To do >>
From the records below, extract only the lines running from the line with "Let Z = -12." to the line with "Answer: -767244/68455 ≈ -11.208", both lines included, reproducing them exactly.
(Given records)
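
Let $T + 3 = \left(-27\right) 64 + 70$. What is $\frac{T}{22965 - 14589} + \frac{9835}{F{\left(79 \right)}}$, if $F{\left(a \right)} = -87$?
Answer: $- \frac{9169163}{80968} \approx -113.24$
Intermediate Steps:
$T = -1661$ ($T = -3 + \left(\left(-27\right) 64 + 70\right) = -3 + \left(-1728 + 70\right) = -3 - 1658 = -1661$)
$\frac{T}{22965 - 14589} + \frac{9835}{F{\left(79 \right)}} = - \frac{1661}{22965 - 14589} + \frac{9835}{-87} = - \frac{1661}{8376} + 9835 \left(- \frac{1}{87}\right) = \left(-1661\right) \frac{1}{8376} - \frac{9835}{87} = - \frac{1661}{8376} - \frac{9835}{87} = - \frac{9169163}{80968}$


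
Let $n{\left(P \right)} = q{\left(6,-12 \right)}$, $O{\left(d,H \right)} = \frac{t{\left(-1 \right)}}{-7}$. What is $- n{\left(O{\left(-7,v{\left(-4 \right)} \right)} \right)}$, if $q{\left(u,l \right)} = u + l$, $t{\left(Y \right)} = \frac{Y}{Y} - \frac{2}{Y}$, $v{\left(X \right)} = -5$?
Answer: $6$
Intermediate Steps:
$t{\left(Y \right)} = 1 - \frac{2}{Y}$
$q{\left(u,l \right)} = l + u$
$O{\left(d,H \right)} = - \frac{3}{7}$ ($O{\left(d,H \right)} = \frac{\frac{1}{-1} \left(-2 - 1\right)}{-7} = \left(-1\right) \left(-3\right) \left(- \frac{1}{7}\right) = 3 \left(- \frac{1}{7}\right) = - \frac{3}{7}$)
$n{\left(P \right)} = -6$ ($n{\left(P \right)} = -12 + 6 = -6$)
$- n{\left(O{\left(-7,v{\left(-4 \right)} \right)} \right)} = \left(-1\right) \left(-6\right) = 6$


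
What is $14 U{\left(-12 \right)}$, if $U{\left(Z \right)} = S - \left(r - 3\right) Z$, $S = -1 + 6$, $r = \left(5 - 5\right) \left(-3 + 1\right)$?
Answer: $-434$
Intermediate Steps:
$r = 0$ ($r = 0 \left(-2\right) = 0$)
$S = 5$
$U{\left(Z \right)} = 5 + 3 Z$ ($U{\left(Z \right)} = 5 - \left(0 - 3\right) Z = 5 - - 3 Z = 5 + 3 Z$)
$14 U{\left(-12 \right)} = 14 \left(5 + 3 \left(-12\right)\right) = 14 \left(5 - 36\right) = 14 \left(-31\right) = -434$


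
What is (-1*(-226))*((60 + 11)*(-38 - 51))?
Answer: -1428094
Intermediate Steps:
(-1*(-226))*((60 + 11)*(-38 - 51)) = 226*(71*(-89)) = 226*(-6319) = -1428094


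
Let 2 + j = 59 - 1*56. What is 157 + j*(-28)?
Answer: 129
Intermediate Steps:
j = 1 (j = -2 + (59 - 1*56) = -2 + (59 - 56) = -2 + 3 = 1)
157 + j*(-28) = 157 + 1*(-28) = 157 - 28 = 129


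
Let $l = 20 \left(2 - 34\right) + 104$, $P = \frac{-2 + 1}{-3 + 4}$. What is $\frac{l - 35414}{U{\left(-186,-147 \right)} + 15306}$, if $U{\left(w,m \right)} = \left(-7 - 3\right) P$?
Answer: $- \frac{17975}{7658} \approx -2.3472$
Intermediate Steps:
$P = -1$ ($P = - 1^{-1} = \left(-1\right) 1 = -1$)
$l = -536$ ($l = 20 \left(2 - 34\right) + 104 = 20 \left(-32\right) + 104 = -640 + 104 = -536$)
$U{\left(w,m \right)} = 10$ ($U{\left(w,m \right)} = \left(-7 - 3\right) \left(-1\right) = \left(-10\right) \left(-1\right) = 10$)
$\frac{l - 35414}{U{\left(-186,-147 \right)} + 15306} = \frac{-536 - 35414}{10 + 15306} = - \frac{35950}{15316} = \left(-35950\right) \frac{1}{15316} = - \frac{17975}{7658}$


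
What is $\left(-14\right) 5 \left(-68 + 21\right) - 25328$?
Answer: $-22038$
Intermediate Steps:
$\left(-14\right) 5 \left(-68 + 21\right) - 25328 = \left(-70\right) \left(-47\right) - 25328 = 3290 - 25328 = -22038$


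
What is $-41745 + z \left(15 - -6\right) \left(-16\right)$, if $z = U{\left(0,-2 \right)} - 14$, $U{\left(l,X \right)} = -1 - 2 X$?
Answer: $-38049$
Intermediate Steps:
$z = -11$ ($z = \left(-1 - -4\right) - 14 = \left(-1 + 4\right) - 14 = 3 - 14 = -11$)
$-41745 + z \left(15 - -6\right) \left(-16\right) = -41745 + - 11 \left(15 - -6\right) \left(-16\right) = -41745 + - 11 \left(15 + 6\right) \left(-16\right) = -41745 + \left(-11\right) 21 \left(-16\right) = -41745 - -3696 = -41745 + 3696 = -38049$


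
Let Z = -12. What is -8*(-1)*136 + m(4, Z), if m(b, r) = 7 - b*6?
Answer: 1071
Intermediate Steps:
m(b, r) = 7 - 6*b
-8*(-1)*136 + m(4, Z) = -8*(-1)*136 + (7 - 6*4) = 8*136 + (7 - 24) = 1088 - 17 = 1071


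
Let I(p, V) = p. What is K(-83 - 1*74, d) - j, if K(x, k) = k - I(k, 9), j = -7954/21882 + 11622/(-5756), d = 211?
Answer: 75023957/31488198 ≈ 2.3826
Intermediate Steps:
j = -75023957/31488198 (j = -7954*1/21882 + 11622*(-1/5756) = -3977/10941 - 5811/2878 = -75023957/31488198 ≈ -2.3826)
K(x, k) = 0 (K(x, k) = k - k = 0)
K(-83 - 1*74, d) - j = 0 - 1*(-75023957/31488198) = 0 + 75023957/31488198 = 75023957/31488198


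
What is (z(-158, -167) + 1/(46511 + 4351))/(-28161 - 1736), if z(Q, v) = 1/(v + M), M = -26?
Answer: 50669/293479894302 ≈ 1.7265e-7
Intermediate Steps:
z(Q, v) = 1/(-26 + v) (z(Q, v) = 1/(v - 26) = 1/(-26 + v))
(z(-158, -167) + 1/(46511 + 4351))/(-28161 - 1736) = (1/(-26 - 167) + 1/(46511 + 4351))/(-28161 - 1736) = (1/(-193) + 1/50862)/(-29897) = (-1/193 + 1/50862)*(-1/29897) = -50669/9816366*(-1/29897) = 50669/293479894302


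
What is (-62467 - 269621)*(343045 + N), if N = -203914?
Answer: -46203735528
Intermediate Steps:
(-62467 - 269621)*(343045 + N) = (-62467 - 269621)*(343045 - 203914) = -332088*139131 = -46203735528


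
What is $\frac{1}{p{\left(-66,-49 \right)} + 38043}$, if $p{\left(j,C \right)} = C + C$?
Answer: $\frac{1}{37945} \approx 2.6354 \cdot 10^{-5}$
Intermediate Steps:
$p{\left(j,C \right)} = 2 C$
$\frac{1}{p{\left(-66,-49 \right)} + 38043} = \frac{1}{2 \left(-49\right) + 38043} = \frac{1}{-98 + 38043} = \frac{1}{37945}$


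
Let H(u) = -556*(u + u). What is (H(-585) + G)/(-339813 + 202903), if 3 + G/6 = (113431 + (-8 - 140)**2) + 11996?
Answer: -767244/68455 ≈ -11.208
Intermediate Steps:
G = 883968 (G = -18 + 6*((113431 + (-8 - 140)**2) + 11996) = -18 + 6*((113431 + (-148)**2) + 11996) = -18 + 6*((113431 + 21904) + 11996) = -18 + 6*(135335 + 11996) = -18 + 6*147331 = -18 + 883986 = 883968)
H(u) = -1112*u
(H(-585) + G)/(-339813 + 202903) = (-1112*(-585) + 883968)/(-339813 + 202903) = (650520 + 883968)/(-136910) = 1534488*(-1/136910) = -767244/68455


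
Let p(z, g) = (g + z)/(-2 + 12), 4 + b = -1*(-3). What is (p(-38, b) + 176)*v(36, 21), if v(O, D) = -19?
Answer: -32699/10 ≈ -3269.9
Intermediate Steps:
b = -1 (b = -4 - 1*(-3) = -4 + 3 = -1)
p(z, g) = g/10 + z/10 (p(z, g) = (g + z)/10 = (g + z)*(⅒) = g/10 + z/10)
(p(-38, b) + 176)*v(36, 21) = (((⅒)*(-1) + (⅒)*(-38)) + 176)*(-19) = ((-⅒ - 19/5) + 176)*(-19) = (-39/10 + 176)*(-19) = (1721/10)*(-19) = -32699/10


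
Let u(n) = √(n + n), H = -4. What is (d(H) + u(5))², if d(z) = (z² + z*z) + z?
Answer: (28 + √10)² ≈ 971.09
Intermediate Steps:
d(z) = z + 2*z² (d(z) = (z² + z²) + z = 2*z² + z = z + 2*z²)
u(n) = √2*√n (u(n) = √(2*n) = √2*√n)
(d(H) + u(5))² = (-4*(1 + 2*(-4)) + √2*√5)² = (-4*(1 - 8) + √10)² = (-4*(-7) + √10)² = (28 + √10)²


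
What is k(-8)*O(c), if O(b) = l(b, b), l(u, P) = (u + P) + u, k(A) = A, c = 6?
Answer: -144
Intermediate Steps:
l(u, P) = P + 2*u (l(u, P) = (P + u) + u = P + 2*u)
O(b) = 3*b (O(b) = b + 2*b = 3*b)
k(-8)*O(c) = -24*6 = -8*18 = -144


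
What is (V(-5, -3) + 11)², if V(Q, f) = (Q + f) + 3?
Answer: 36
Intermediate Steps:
V(Q, f) = 3 + Q + f
(V(-5, -3) + 11)² = ((3 - 5 - 3) + 11)² = (-5 + 11)² = 6² = 36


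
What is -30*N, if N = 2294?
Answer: -68820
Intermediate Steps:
-30*N = -30*2294 = -68820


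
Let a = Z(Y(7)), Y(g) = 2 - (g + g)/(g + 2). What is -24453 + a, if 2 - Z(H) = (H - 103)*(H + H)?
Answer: -1973147/81 ≈ -24360.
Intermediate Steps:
Y(g) = 2 - 2*g/(2 + g)
Z(H) = 2 - 2*H*(-103 + H) (Z(H) = 2 - (H - 103)*(H + H) = 2 - (-103 + H)*2*H = 2 - 2*H*(-103 + H))
a = 7546/81 (a = 2 - 2*16/(2 + 7)² + 206*(4/(2 + 7)) = 2 - 2*(4/9)² + 206*(4/9) = 2 - 2*16/81 + 824/9 = 2 - 32/81 + 824/9 = 7546/81 ≈ 93.161)
-24453 + a = -24453 + 7546/81 = -1973147/81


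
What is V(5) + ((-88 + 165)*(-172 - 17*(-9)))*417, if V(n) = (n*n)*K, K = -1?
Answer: -610096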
(End Given records)
Exercise answer >>
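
Let Z = -12. What is -8*(-1)*136 + m(4, Z), if m(b, r) = 7 - b*6?
Answer: 1071
Intermediate Steps:
m(b, r) = 7 - 6*b
-8*(-1)*136 + m(4, Z) = -8*(-1)*136 + (7 - 6*4) = 8*136 + (7 - 24) = 1088 - 17 = 1071


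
Let I(p, V) = p. What is K(-83 - 1*74, d) - j, if K(x, k) = k - I(k, 9), j = -7954/21882 + 11622/(-5756), d = 211?
Answer: 75023957/31488198 ≈ 2.3826
Intermediate Steps:
j = -75023957/31488198 (j = -7954*1/21882 + 11622*(-1/5756) = -3977/10941 - 5811/2878 = -75023957/31488198 ≈ -2.3826)
K(x, k) = 0 (K(x, k) = k - k = 0)
K(-83 - 1*74, d) - j = 0 - 1*(-75023957/31488198) = 0 + 75023957/31488198 = 75023957/31488198


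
What is (z(-158, -167) + 1/(46511 + 4351))/(-28161 - 1736), if z(Q, v) = 1/(v + M), M = -26?
Answer: 50669/293479894302 ≈ 1.7265e-7
Intermediate Steps:
z(Q, v) = 1/(-26 + v) (z(Q, v) = 1/(v - 26) = 1/(-26 + v))
(z(-158, -167) + 1/(46511 + 4351))/(-28161 - 1736) = (1/(-26 - 167) + 1/(46511 + 4351))/(-28161 - 1736) = (1/(-193) + 1/50862)/(-29897) = (-1/193 + 1/50862)*(-1/29897) = -50669/9816366*(-1/29897) = 50669/293479894302


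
What is (-62467 - 269621)*(343045 + N), if N = -203914?
Answer: -46203735528
Intermediate Steps:
(-62467 - 269621)*(343045 + N) = (-62467 - 269621)*(343045 - 203914) = -332088*139131 = -46203735528


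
What is $\frac{1}{p{\left(-66,-49 \right)} + 38043}$, if $p{\left(j,C \right)} = C + C$?
Answer: $\frac{1}{37945} \approx 2.6354 \cdot 10^{-5}$
Intermediate Steps:
$p{\left(j,C \right)} = 2 C$
$\frac{1}{p{\left(-66,-49 \right)} + 38043} = \frac{1}{2 \left(-49\right) + 38043} = \frac{1}{-98 + 38043} = \frac{1}{37945}$


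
Let H(u) = -556*(u + u). What is (H(-585) + G)/(-339813 + 202903), if 3 + G/6 = (113431 + (-8 - 140)**2) + 11996?
Answer: -767244/68455 ≈ -11.208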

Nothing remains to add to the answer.